## What you will do
Each line of the material should be output exactly as shown.

## Data for this task
►
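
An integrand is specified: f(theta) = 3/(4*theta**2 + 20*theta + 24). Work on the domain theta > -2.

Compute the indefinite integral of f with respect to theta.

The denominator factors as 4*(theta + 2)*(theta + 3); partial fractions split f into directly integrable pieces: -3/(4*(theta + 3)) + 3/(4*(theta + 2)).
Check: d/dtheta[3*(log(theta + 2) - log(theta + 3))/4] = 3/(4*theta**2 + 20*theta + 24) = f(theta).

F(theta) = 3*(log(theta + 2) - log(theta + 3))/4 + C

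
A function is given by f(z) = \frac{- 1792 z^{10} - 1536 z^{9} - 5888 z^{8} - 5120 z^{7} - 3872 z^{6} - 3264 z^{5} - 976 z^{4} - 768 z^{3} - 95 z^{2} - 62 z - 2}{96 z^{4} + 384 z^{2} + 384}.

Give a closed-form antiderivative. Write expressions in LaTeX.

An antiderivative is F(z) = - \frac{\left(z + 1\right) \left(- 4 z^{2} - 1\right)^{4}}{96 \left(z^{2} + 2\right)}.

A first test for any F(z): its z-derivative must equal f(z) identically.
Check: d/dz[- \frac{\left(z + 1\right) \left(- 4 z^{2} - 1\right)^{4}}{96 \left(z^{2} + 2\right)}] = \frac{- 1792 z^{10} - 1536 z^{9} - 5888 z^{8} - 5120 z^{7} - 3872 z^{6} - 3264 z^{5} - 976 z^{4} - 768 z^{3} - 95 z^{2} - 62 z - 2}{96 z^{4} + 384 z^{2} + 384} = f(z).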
◄
## Exercise result
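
An integrand is specified: f(theta) = 3/(4*theta**2 + 20*theta + 24). Work on the domain theta > -2.

Compute the indefinite integral of f with respect to theta.

The denominator factors as 4*(theta + 2)*(theta + 3); partial fractions split f into directly integrable pieces: -3/(4*(theta + 3)) + 3/(4*(theta + 2)).
Check: d/dtheta[3*(log(theta + 2) - log(theta + 3))/4] = 3/(4*theta**2 + 20*theta + 24) = f(theta).

F(theta) = 3*(log(theta + 2) - log(theta + 3))/4 + C

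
A function is given by f(z) = \frac{- 1792 z^{10} - 1536 z^{9} - 5888 z^{8} - 5120 z^{7} - 3872 z^{6} - 3264 z^{5} - 976 z^{4} - 768 z^{3} - 95 z^{2} - 62 z - 2}{96 z^{4} + 384 z^{2} + 384}.

Give a closed-form antiderivative. Write expressions in LaTeX.

An antiderivative is F(z) = - \frac{\left(z + 1\right) \left(- 4 z^{2} - 1\right)^{4}}{96 \left(z^{2} + 2\right)}.

A first test for any F(z): its z-derivative must equal f(z) identically.
Check: d/dz[- \frac{\left(z + 1\right) \left(- 4 z^{2} - 1\right)^{4}}{96 \left(z^{2} + 2\right)}] = \frac{- 1792 z^{10} - 1536 z^{9} - 5888 z^{8} - 5120 z^{7} - 3872 z^{6} - 3264 z^{5} - 976 z^{4} - 768 z^{3} - 95 z^{2} - 62 z - 2}{96 z^{4} + 384 z^{2} + 384} = f(z).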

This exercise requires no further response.